• [Task description]:
I would like every record printed again, exactly as shown.
[Opening Provided data section]
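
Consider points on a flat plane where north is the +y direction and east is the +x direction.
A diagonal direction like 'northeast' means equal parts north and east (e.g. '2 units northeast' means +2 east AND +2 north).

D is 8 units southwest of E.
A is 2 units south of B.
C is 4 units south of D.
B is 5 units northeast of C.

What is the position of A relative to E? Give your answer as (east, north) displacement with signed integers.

Answer: A is at (east=-3, north=-9) relative to E.

Derivation:
Place E at the origin (east=0, north=0).
  D is 8 units southwest of E: delta (east=-8, north=-8); D at (east=-8, north=-8).
  C is 4 units south of D: delta (east=+0, north=-4); C at (east=-8, north=-12).
  B is 5 units northeast of C: delta (east=+5, north=+5); B at (east=-3, north=-7).
  A is 2 units south of B: delta (east=+0, north=-2); A at (east=-3, north=-9).
Therefore A relative to E: (east=-3, north=-9).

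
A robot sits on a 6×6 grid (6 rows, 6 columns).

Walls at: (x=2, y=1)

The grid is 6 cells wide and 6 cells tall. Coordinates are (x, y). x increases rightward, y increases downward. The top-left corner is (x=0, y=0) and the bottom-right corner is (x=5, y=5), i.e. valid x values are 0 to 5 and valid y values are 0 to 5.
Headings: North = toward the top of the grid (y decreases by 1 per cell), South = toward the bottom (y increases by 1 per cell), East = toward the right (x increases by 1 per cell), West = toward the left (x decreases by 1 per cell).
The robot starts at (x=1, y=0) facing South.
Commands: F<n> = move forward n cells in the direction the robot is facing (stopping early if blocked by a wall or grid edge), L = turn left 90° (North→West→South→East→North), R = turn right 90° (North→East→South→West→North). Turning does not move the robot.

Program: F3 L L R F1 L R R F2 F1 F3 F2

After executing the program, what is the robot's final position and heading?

Start: (x=1, y=0), facing South
  F3: move forward 3, now at (x=1, y=3)
  L: turn left, now facing East
  L: turn left, now facing North
  R: turn right, now facing East
  F1: move forward 1, now at (x=2, y=3)
  L: turn left, now facing North
  R: turn right, now facing East
  R: turn right, now facing South
  F2: move forward 2, now at (x=2, y=5)
  F1: move forward 0/1 (blocked), now at (x=2, y=5)
  F3: move forward 0/3 (blocked), now at (x=2, y=5)
  F2: move forward 0/2 (blocked), now at (x=2, y=5)
Final: (x=2, y=5), facing South

Answer: Final position: (x=2, y=5), facing South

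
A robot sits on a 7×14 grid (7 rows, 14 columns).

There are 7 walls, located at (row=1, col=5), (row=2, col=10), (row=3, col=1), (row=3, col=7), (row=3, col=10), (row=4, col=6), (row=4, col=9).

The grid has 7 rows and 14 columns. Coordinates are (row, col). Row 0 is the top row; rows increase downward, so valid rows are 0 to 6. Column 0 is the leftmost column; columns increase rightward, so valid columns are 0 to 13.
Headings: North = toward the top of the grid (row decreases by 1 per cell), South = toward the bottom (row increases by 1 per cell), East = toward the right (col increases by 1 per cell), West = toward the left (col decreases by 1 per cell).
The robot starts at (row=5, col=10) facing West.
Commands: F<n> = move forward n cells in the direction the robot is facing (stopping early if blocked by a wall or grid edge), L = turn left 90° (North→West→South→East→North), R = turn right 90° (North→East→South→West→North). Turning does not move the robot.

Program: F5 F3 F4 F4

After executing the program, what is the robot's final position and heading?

Start: (row=5, col=10), facing West
  F5: move forward 5, now at (row=5, col=5)
  F3: move forward 3, now at (row=5, col=2)
  F4: move forward 2/4 (blocked), now at (row=5, col=0)
  F4: move forward 0/4 (blocked), now at (row=5, col=0)
Final: (row=5, col=0), facing West

Answer: Final position: (row=5, col=0), facing West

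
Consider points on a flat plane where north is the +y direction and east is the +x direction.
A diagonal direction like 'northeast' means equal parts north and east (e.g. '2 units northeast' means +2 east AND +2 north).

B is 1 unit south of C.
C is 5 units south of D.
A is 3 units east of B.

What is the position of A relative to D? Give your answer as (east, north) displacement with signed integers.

Place D at the origin (east=0, north=0).
  C is 5 units south of D: delta (east=+0, north=-5); C at (east=0, north=-5).
  B is 1 unit south of C: delta (east=+0, north=-1); B at (east=0, north=-6).
  A is 3 units east of B: delta (east=+3, north=+0); A at (east=3, north=-6).
Therefore A relative to D: (east=3, north=-6).

Answer: A is at (east=3, north=-6) relative to D.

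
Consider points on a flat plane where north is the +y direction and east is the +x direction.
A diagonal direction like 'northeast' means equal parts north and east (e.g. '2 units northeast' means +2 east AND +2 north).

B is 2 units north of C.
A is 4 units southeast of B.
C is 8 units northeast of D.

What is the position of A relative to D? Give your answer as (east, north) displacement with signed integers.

Answer: A is at (east=12, north=6) relative to D.

Derivation:
Place D at the origin (east=0, north=0).
  C is 8 units northeast of D: delta (east=+8, north=+8); C at (east=8, north=8).
  B is 2 units north of C: delta (east=+0, north=+2); B at (east=8, north=10).
  A is 4 units southeast of B: delta (east=+4, north=-4); A at (east=12, north=6).
Therefore A relative to D: (east=12, north=6).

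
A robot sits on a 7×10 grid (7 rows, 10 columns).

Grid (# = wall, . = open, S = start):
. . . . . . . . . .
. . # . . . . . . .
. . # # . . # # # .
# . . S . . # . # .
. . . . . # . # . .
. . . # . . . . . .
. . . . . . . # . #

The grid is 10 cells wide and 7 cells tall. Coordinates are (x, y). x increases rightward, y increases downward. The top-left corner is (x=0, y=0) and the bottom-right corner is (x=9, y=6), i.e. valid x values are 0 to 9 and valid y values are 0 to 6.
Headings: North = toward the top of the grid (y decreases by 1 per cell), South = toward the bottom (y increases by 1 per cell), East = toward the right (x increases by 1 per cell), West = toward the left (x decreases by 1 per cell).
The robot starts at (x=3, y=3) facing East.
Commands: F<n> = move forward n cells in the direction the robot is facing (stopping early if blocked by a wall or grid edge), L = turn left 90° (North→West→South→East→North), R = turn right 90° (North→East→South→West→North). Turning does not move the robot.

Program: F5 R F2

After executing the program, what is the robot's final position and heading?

Answer: Final position: (x=5, y=3), facing South

Derivation:
Start: (x=3, y=3), facing East
  F5: move forward 2/5 (blocked), now at (x=5, y=3)
  R: turn right, now facing South
  F2: move forward 0/2 (blocked), now at (x=5, y=3)
Final: (x=5, y=3), facing South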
[Closing Provided data section]
• [Written answer]:
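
Consider points on a flat plane where north is the +y direction and east is the +x direction.
A diagonal direction like 'northeast' means equal parts north and east (e.g. '2 units northeast' means +2 east AND +2 north).

D is 8 units southwest of E.
A is 2 units south of B.
C is 4 units south of D.
B is 5 units northeast of C.

What is the position of A relative to E? Give your answer as (east, north) displacement with signed integers.

Answer: A is at (east=-3, north=-9) relative to E.

Derivation:
Place E at the origin (east=0, north=0).
  D is 8 units southwest of E: delta (east=-8, north=-8); D at (east=-8, north=-8).
  C is 4 units south of D: delta (east=+0, north=-4); C at (east=-8, north=-12).
  B is 5 units northeast of C: delta (east=+5, north=+5); B at (east=-3, north=-7).
  A is 2 units south of B: delta (east=+0, north=-2); A at (east=-3, north=-9).
Therefore A relative to E: (east=-3, north=-9).

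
A robot sits on a 6×6 grid (6 rows, 6 columns).

Walls at: (x=2, y=1)

The grid is 6 cells wide and 6 cells tall. Coordinates are (x, y). x increases rightward, y increases downward. The top-left corner is (x=0, y=0) and the bottom-right corner is (x=5, y=5), i.e. valid x values are 0 to 5 and valid y values are 0 to 5.
Headings: North = toward the top of the grid (y decreases by 1 per cell), South = toward the bottom (y increases by 1 per cell), East = toward the right (x increases by 1 per cell), West = toward the left (x decreases by 1 per cell).
The robot starts at (x=1, y=0) facing South.
Commands: F<n> = move forward n cells in the direction the robot is facing (stopping early if blocked by a wall or grid edge), L = turn left 90° (North→West→South→East→North), R = turn right 90° (North→East→South→West→North). Turning does not move the robot.

Program: F3 L L R F1 L R R F2 F1 F3 F2

After executing the program, what is the robot's final position and heading?

Start: (x=1, y=0), facing South
  F3: move forward 3, now at (x=1, y=3)
  L: turn left, now facing East
  L: turn left, now facing North
  R: turn right, now facing East
  F1: move forward 1, now at (x=2, y=3)
  L: turn left, now facing North
  R: turn right, now facing East
  R: turn right, now facing South
  F2: move forward 2, now at (x=2, y=5)
  F1: move forward 0/1 (blocked), now at (x=2, y=5)
  F3: move forward 0/3 (blocked), now at (x=2, y=5)
  F2: move forward 0/2 (blocked), now at (x=2, y=5)
Final: (x=2, y=5), facing South

Answer: Final position: (x=2, y=5), facing South

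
A robot sits on a 7×14 grid (7 rows, 14 columns).

There are 7 walls, located at (row=1, col=5), (row=2, col=10), (row=3, col=1), (row=3, col=7), (row=3, col=10), (row=4, col=6), (row=4, col=9).

The grid has 7 rows and 14 columns. Coordinates are (row, col). Row 0 is the top row; rows increase downward, so valid rows are 0 to 6. Column 0 is the leftmost column; columns increase rightward, so valid columns are 0 to 13.
Headings: North = toward the top of the grid (row decreases by 1 per cell), South = toward the bottom (row increases by 1 per cell), East = toward the right (col increases by 1 per cell), West = toward the left (col decreases by 1 per cell).
The robot starts at (row=5, col=10) facing West.
Commands: F<n> = move forward n cells in the direction the robot is facing (stopping early if blocked by a wall or grid edge), L = turn left 90° (North→West→South→East→North), R = turn right 90° (North→East→South→West→North). Turning does not move the robot.

Program: F5 F3 F4 F4

After executing the program, what is the robot's final position and heading?

Start: (row=5, col=10), facing West
  F5: move forward 5, now at (row=5, col=5)
  F3: move forward 3, now at (row=5, col=2)
  F4: move forward 2/4 (blocked), now at (row=5, col=0)
  F4: move forward 0/4 (blocked), now at (row=5, col=0)
Final: (row=5, col=0), facing West

Answer: Final position: (row=5, col=0), facing West

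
Consider points on a flat plane where north is the +y direction and east is the +x direction.
A diagonal direction like 'northeast' means equal parts north and east (e.g. '2 units northeast' means +2 east AND +2 north).

B is 1 unit south of C.
C is 5 units south of D.
A is 3 units east of B.

What is the position of A relative to D? Give your answer as (east, north) displacement with signed integers.

Place D at the origin (east=0, north=0).
  C is 5 units south of D: delta (east=+0, north=-5); C at (east=0, north=-5).
  B is 1 unit south of C: delta (east=+0, north=-1); B at (east=0, north=-6).
  A is 3 units east of B: delta (east=+3, north=+0); A at (east=3, north=-6).
Therefore A relative to D: (east=3, north=-6).

Answer: A is at (east=3, north=-6) relative to D.

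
Consider points on a flat plane where north is the +y direction and east is the +x direction.
A diagonal direction like 'northeast' means equal parts north and east (e.g. '2 units northeast' means +2 east AND +2 north).

B is 2 units north of C.
A is 4 units southeast of B.
C is 8 units northeast of D.

What is the position of A relative to D? Give your answer as (east, north) displacement with signed integers.

Answer: A is at (east=12, north=6) relative to D.

Derivation:
Place D at the origin (east=0, north=0).
  C is 8 units northeast of D: delta (east=+8, north=+8); C at (east=8, north=8).
  B is 2 units north of C: delta (east=+0, north=+2); B at (east=8, north=10).
  A is 4 units southeast of B: delta (east=+4, north=-4); A at (east=12, north=6).
Therefore A relative to D: (east=12, north=6).

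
A robot sits on a 7×10 grid (7 rows, 10 columns).

Grid (# = wall, . = open, S = start):
. . . . . . . . . .
. . # . . . . . . .
. . # # . . # # # .
# . . S . . # . # .
. . . . . # . # . .
. . . # . . . . . .
. . . . . . . # . #

The grid is 10 cells wide and 7 cells tall. Coordinates are (x, y). x increases rightward, y increases downward. The top-left corner is (x=0, y=0) and the bottom-right corner is (x=9, y=6), i.e. valid x values are 0 to 9 and valid y values are 0 to 6.
Headings: North = toward the top of the grid (y decreases by 1 per cell), South = toward the bottom (y increases by 1 per cell), East = toward the right (x increases by 1 per cell), West = toward the left (x decreases by 1 per cell).
The robot starts at (x=3, y=3) facing East.
Commands: F<n> = move forward n cells in the direction the robot is facing (stopping early if blocked by a wall or grid edge), L = turn left 90° (North→West→South→East→North), R = turn right 90° (North→East→South→West→North). Turning does not move the robot.

Program: F5 R F2

After executing the program, what is the robot's final position and heading?

Answer: Final position: (x=5, y=3), facing South

Derivation:
Start: (x=3, y=3), facing East
  F5: move forward 2/5 (blocked), now at (x=5, y=3)
  R: turn right, now facing South
  F2: move forward 0/2 (blocked), now at (x=5, y=3)
Final: (x=5, y=3), facing South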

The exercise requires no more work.